▸ **ASSIGNMENT**: Can you print every record below exactly as written?

Saved entries
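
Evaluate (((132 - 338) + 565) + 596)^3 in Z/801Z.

132 - 338 = -206 ≡ 595 (mod 801)
595 + 565 = 1160 ≡ 359 (mod 801)
359 + 596 = 955 ≡ 154 (mod 801)
(154)^3 ≡ 505 (mod 801)

505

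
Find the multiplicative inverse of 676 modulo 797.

494

Run the extended Euclidean algorithm:
797 = 1·676 + 121
676 = 5·121 + 71
121 = 1·71 + 50
71 = 1·50 + 21
50 = 2·21 + 8
21 = 2·8 + 5
8 = 1·5 + 3
5 = 1·3 + 2
3 = 1·2 + 1
2 = 2·1 + 0
gcd(676, 797) = 1, so the inverse exists.
Bézout: 1 = 257·797 − 303·676.
So 676⁻¹ ≡ −303 ≡ 494 (mod 797).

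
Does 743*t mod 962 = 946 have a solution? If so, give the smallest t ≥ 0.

44

gcd(743, 962) = 1, so a unique solution mod 962 exists.
743⁻¹ ≡ 839 (mod 962).
t ≡ 839*946 ≡ 44 (mod 962).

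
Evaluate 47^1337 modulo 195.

1337 in binary is 10100111001, i.e. 1337 = 1024 + 256 + 32 + 16 + 8 + 1.
47^1 ≡ 47 (mod 195)
47^2 ≡ 47^2 = 2209 ≡ 64 (mod 195)
47^4 ≡ 64^2 = 4096 ≡ 1 (mod 195)
47^8 ≡ 1^2 = 1 (mod 195)
47^16 ≡ 1^2 = 1 (mod 195)
47^32 ≡ 1^2 = 1 (mod 195)
47^64 ≡ 1^2 = 1 (mod 195)
47^128 ≡ 1^2 = 1 (mod 195)
47^256 ≡ 1^2 = 1 (mod 195)
47^512 ≡ 1^2 = 1 (mod 195)
47^1024 ≡ 1^2 = 1 (mod 195)
47^1337 = 47^1024 * 47^256 * 47^32 * 47^16 * 47^8 * 47^1 ≡ 1 * 1 * 1 * 1 * 1 * 47 (mod 195).
Accumulate the product:
1 * 1 = 1
1 * 1 = 1
1 * 1 = 1
1 * 1 = 1
1 * 47 = 47

47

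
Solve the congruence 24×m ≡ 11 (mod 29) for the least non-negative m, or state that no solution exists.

21

gcd(24, 29) = 1, so a unique solution mod 29 exists.
24⁻¹ ≡ 23 (mod 29).
m ≡ 23×11 ≡ 21 (mod 29).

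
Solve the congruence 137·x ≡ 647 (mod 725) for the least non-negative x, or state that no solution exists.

481

gcd(137, 725) = 1, so a unique solution mod 725 exists.
137⁻¹ ≡ 598 (mod 725).
x ≡ 598·647 ≡ 481 (mod 725).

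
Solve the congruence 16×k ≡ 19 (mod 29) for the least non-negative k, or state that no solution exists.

3

gcd(16, 29) = 1, so a unique solution mod 29 exists.
16⁻¹ ≡ 20 (mod 29).
k ≡ 20×19 ≡ 3 (mod 29).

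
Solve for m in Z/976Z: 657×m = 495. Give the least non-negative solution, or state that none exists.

gcd(657, 976) = 1, so a unique solution mod 976 exists.
657⁻¹ ≡ 257 (mod 976).
m ≡ 257×495 ≡ 335 (mod 976).

335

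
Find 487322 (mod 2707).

487322 = 180×2707 + 62, so 487322 ≡ 62 (mod 2707).

62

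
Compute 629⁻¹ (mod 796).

Run the extended Euclidean algorithm:
796 = 1×629 + 167
629 = 3×167 + 128
167 = 1×128 + 39
128 = 3×39 + 11
39 = 3×11 + 6
11 = 1×6 + 5
6 = 1×5 + 1
5 = 5×1 + 0
gcd(629, 796) = 1, so the inverse exists.
Bézout: 1 = 113×796 − 143×629.
So 629⁻¹ ≡ −143 ≡ 653 (mod 796).

653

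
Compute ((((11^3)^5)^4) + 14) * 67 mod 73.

(11)^3 ≡ 17 (mod 73)
(17)^5 ≡ 7 (mod 73)
(7)^4 ≡ 65 (mod 73)
65 + 14 = 79 ≡ 6 (mod 73)
6 * 67 = 402 ≡ 37 (mod 73)

37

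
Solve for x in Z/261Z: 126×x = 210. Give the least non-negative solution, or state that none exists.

gcd(126, 261) = 9, and 9 does not divide 210.
So the congruence has no solution.

no solution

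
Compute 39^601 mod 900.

Compute successive squares:
601 in binary is 1001011001, i.e. 601 = 512 + 64 + 16 + 8 + 1.
39^1 ≡ 39 (mod 900)
39^2 ≡ 39^2 = 1521 ≡ 621 (mod 900)
39^4 ≡ 621^2 = 385641 ≡ 441 (mod 900)
39^8 ≡ 441^2 = 194481 ≡ 81 (mod 900)
39^16 ≡ 81^2 = 6561 ≡ 261 (mod 900)
39^32 ≡ 261^2 = 68121 ≡ 621 (mod 900)
39^64 ≡ 621^2 = 385641 ≡ 441 (mod 900)
39^128 ≡ 441^2 = 194481 ≡ 81 (mod 900)
39^256 ≡ 81^2 = 6561 ≡ 261 (mod 900)
39^512 ≡ 261^2 = 68121 ≡ 621 (mod 900)
39^601 = 39^512 · 39^64 · 39^16 · 39^8 · 39^1 ≡ 621 · 441 · 261 · 81 · 39 (mod 900).
Accumulate the product:
621 · 441 = 273861 ≡ 261
261 · 261 = 68121 ≡ 621
621 · 81 = 50301 ≡ 801
801 · 39 = 31239 ≡ 639

639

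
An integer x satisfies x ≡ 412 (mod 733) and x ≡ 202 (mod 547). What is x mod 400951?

322932

733⁻¹ mod 547: 733*50 ≡ 1 (mod 547), so 733⁻¹ ≡ 50.
x = 412 + 733*((202 − 412)*50 mod 547) = 412 + 733*440 = 322932.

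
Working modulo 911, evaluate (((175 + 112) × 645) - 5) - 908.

175 + 112 = 287
287 × 645 = 185115 ≡ 182 (mod 911)
182 - 5 = 177
177 - 908 = -731 ≡ 180 (mod 911)

180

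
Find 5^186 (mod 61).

Using repeated squaring:
186 in binary is 10111010, i.e. 186 = 128 + 32 + 16 + 8 + 2.
5^1 ≡ 5 (mod 61)
5^2 ≡ 5^2 = 25 (mod 61)
5^4 ≡ 25^2 = 625 ≡ 15 (mod 61)
5^8 ≡ 15^2 = 225 ≡ 42 (mod 61)
5^16 ≡ 42^2 = 1764 ≡ 56 (mod 61)
5^32 ≡ 56^2 = 3136 ≡ 25 (mod 61)
5^64 ≡ 25^2 = 625 ≡ 15 (mod 61)
5^128 ≡ 15^2 = 225 ≡ 42 (mod 61)
5^186 = 5^128 * 5^32 * 5^16 * 5^8 * 5^2 ≡ 42 * 25 * 56 * 42 * 25 (mod 61).
Accumulate the product:
42 * 25 = 1050 ≡ 13
13 * 56 = 728 ≡ 57
57 * 42 = 2394 ≡ 15
15 * 25 = 375 ≡ 9

9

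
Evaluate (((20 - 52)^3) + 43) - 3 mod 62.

8

20 - 52 = -32 ≡ 30 (mod 62)
(30)^3 ≡ 30 (mod 62)
30 + 43 = 73 ≡ 11 (mod 62)
11 - 3 = 8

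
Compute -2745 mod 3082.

-2745 = -1·3082 + 337, so -2745 ≡ 337 (mod 3082).

337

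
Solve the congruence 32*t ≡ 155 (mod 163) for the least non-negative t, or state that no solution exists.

122

gcd(32, 163) = 1, so a unique solution mod 163 exists.
32⁻¹ ≡ 107 (mod 163).
t ≡ 107*155 ≡ 122 (mod 163).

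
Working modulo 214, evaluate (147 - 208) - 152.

147 - 208 = -61 ≡ 153 (mod 214)
153 - 152 = 1

1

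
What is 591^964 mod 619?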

▸ **RESULT BELOW**:
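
Evaluate (((132 - 338) + 565) + 596)^3 in Z/801Z.

132 - 338 = -206 ≡ 595 (mod 801)
595 + 565 = 1160 ≡ 359 (mod 801)
359 + 596 = 955 ≡ 154 (mod 801)
(154)^3 ≡ 505 (mod 801)

505

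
Find the multiplicative inverse of 676 modulo 797.

494

Run the extended Euclidean algorithm:
797 = 1·676 + 121
676 = 5·121 + 71
121 = 1·71 + 50
71 = 1·50 + 21
50 = 2·21 + 8
21 = 2·8 + 5
8 = 1·5 + 3
5 = 1·3 + 2
3 = 1·2 + 1
2 = 2·1 + 0
gcd(676, 797) = 1, so the inverse exists.
Bézout: 1 = 257·797 − 303·676.
So 676⁻¹ ≡ −303 ≡ 494 (mod 797).

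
Does 743*t mod 962 = 946 have a solution? If so, give the smallest t ≥ 0.

44

gcd(743, 962) = 1, so a unique solution mod 962 exists.
743⁻¹ ≡ 839 (mod 962).
t ≡ 839*946 ≡ 44 (mod 962).

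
Evaluate 47^1337 modulo 195.

1337 in binary is 10100111001, i.e. 1337 = 1024 + 256 + 32 + 16 + 8 + 1.
47^1 ≡ 47 (mod 195)
47^2 ≡ 47^2 = 2209 ≡ 64 (mod 195)
47^4 ≡ 64^2 = 4096 ≡ 1 (mod 195)
47^8 ≡ 1^2 = 1 (mod 195)
47^16 ≡ 1^2 = 1 (mod 195)
47^32 ≡ 1^2 = 1 (mod 195)
47^64 ≡ 1^2 = 1 (mod 195)
47^128 ≡ 1^2 = 1 (mod 195)
47^256 ≡ 1^2 = 1 (mod 195)
47^512 ≡ 1^2 = 1 (mod 195)
47^1024 ≡ 1^2 = 1 (mod 195)
47^1337 = 47^1024 * 47^256 * 47^32 * 47^16 * 47^8 * 47^1 ≡ 1 * 1 * 1 * 1 * 1 * 47 (mod 195).
Accumulate the product:
1 * 1 = 1
1 * 1 = 1
1 * 1 = 1
1 * 1 = 1
1 * 47 = 47

47

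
Solve the congruence 24×m ≡ 11 (mod 29) for the least non-negative m, or state that no solution exists.

21

gcd(24, 29) = 1, so a unique solution mod 29 exists.
24⁻¹ ≡ 23 (mod 29).
m ≡ 23×11 ≡ 21 (mod 29).

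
Solve the congruence 137·x ≡ 647 (mod 725) for the least non-negative x, or state that no solution exists.

481

gcd(137, 725) = 1, so a unique solution mod 725 exists.
137⁻¹ ≡ 598 (mod 725).
x ≡ 598·647 ≡ 481 (mod 725).

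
Solve the congruence 16×k ≡ 19 (mod 29) for the least non-negative k, or state that no solution exists.

3

gcd(16, 29) = 1, so a unique solution mod 29 exists.
16⁻¹ ≡ 20 (mod 29).
k ≡ 20×19 ≡ 3 (mod 29).

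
Solve for m in Z/976Z: 657×m = 495. Give the least non-negative solution, or state that none exists.

gcd(657, 976) = 1, so a unique solution mod 976 exists.
657⁻¹ ≡ 257 (mod 976).
m ≡ 257×495 ≡ 335 (mod 976).

335

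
Find 487322 (mod 2707).

487322 = 180×2707 + 62, so 487322 ≡ 62 (mod 2707).

62

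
Compute 629⁻¹ (mod 796).

Run the extended Euclidean algorithm:
796 = 1×629 + 167
629 = 3×167 + 128
167 = 1×128 + 39
128 = 3×39 + 11
39 = 3×11 + 6
11 = 1×6 + 5
6 = 1×5 + 1
5 = 5×1 + 0
gcd(629, 796) = 1, so the inverse exists.
Bézout: 1 = 113×796 − 143×629.
So 629⁻¹ ≡ −143 ≡ 653 (mod 796).

653

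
Compute ((((11^3)^5)^4) + 14) * 67 mod 73.

(11)^3 ≡ 17 (mod 73)
(17)^5 ≡ 7 (mod 73)
(7)^4 ≡ 65 (mod 73)
65 + 14 = 79 ≡ 6 (mod 73)
6 * 67 = 402 ≡ 37 (mod 73)

37

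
Solve for x in Z/261Z: 126×x = 210. Give the least non-negative solution, or state that none exists.

gcd(126, 261) = 9, and 9 does not divide 210.
So the congruence has no solution.

no solution

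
Compute 39^601 mod 900.

Compute successive squares:
601 in binary is 1001011001, i.e. 601 = 512 + 64 + 16 + 8 + 1.
39^1 ≡ 39 (mod 900)
39^2 ≡ 39^2 = 1521 ≡ 621 (mod 900)
39^4 ≡ 621^2 = 385641 ≡ 441 (mod 900)
39^8 ≡ 441^2 = 194481 ≡ 81 (mod 900)
39^16 ≡ 81^2 = 6561 ≡ 261 (mod 900)
39^32 ≡ 261^2 = 68121 ≡ 621 (mod 900)
39^64 ≡ 621^2 = 385641 ≡ 441 (mod 900)
39^128 ≡ 441^2 = 194481 ≡ 81 (mod 900)
39^256 ≡ 81^2 = 6561 ≡ 261 (mod 900)
39^512 ≡ 261^2 = 68121 ≡ 621 (mod 900)
39^601 = 39^512 · 39^64 · 39^16 · 39^8 · 39^1 ≡ 621 · 441 · 261 · 81 · 39 (mod 900).
Accumulate the product:
621 · 441 = 273861 ≡ 261
261 · 261 = 68121 ≡ 621
621 · 81 = 50301 ≡ 801
801 · 39 = 31239 ≡ 639

639

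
An integer x satisfies x ≡ 412 (mod 733) and x ≡ 202 (mod 547). What is x mod 400951?

322932

733⁻¹ mod 547: 733*50 ≡ 1 (mod 547), so 733⁻¹ ≡ 50.
x = 412 + 733*((202 − 412)*50 mod 547) = 412 + 733*440 = 322932.

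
Working modulo 911, evaluate (((175 + 112) × 645) - 5) - 908.

175 + 112 = 287
287 × 645 = 185115 ≡ 182 (mod 911)
182 - 5 = 177
177 - 908 = -731 ≡ 180 (mod 911)

180

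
Find 5^186 (mod 61).

Using repeated squaring:
186 in binary is 10111010, i.e. 186 = 128 + 32 + 16 + 8 + 2.
5^1 ≡ 5 (mod 61)
5^2 ≡ 5^2 = 25 (mod 61)
5^4 ≡ 25^2 = 625 ≡ 15 (mod 61)
5^8 ≡ 15^2 = 225 ≡ 42 (mod 61)
5^16 ≡ 42^2 = 1764 ≡ 56 (mod 61)
5^32 ≡ 56^2 = 3136 ≡ 25 (mod 61)
5^64 ≡ 25^2 = 625 ≡ 15 (mod 61)
5^128 ≡ 15^2 = 225 ≡ 42 (mod 61)
5^186 = 5^128 * 5^32 * 5^16 * 5^8 * 5^2 ≡ 42 * 25 * 56 * 42 * 25 (mod 61).
Accumulate the product:
42 * 25 = 1050 ≡ 13
13 * 56 = 728 ≡ 57
57 * 42 = 2394 ≡ 15
15 * 25 = 375 ≡ 9

9

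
Evaluate (((20 - 52)^3) + 43) - 3 mod 62.

8

20 - 52 = -32 ≡ 30 (mod 62)
(30)^3 ≡ 30 (mod 62)
30 + 43 = 73 ≡ 11 (mod 62)
11 - 3 = 8

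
Compute -2745 mod 3082.

-2745 = -1·3082 + 337, so -2745 ≡ 337 (mod 3082).

337

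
Solve the congruence 32*t ≡ 155 (mod 163) for the least non-negative t, or state that no solution exists.

122

gcd(32, 163) = 1, so a unique solution mod 163 exists.
32⁻¹ ≡ 107 (mod 163).
t ≡ 107*155 ≡ 122 (mod 163).

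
Working modulo 214, evaluate (147 - 208) - 152.

147 - 208 = -61 ≡ 153 (mod 214)
153 - 152 = 1

1

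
What is 591^964 mod 619?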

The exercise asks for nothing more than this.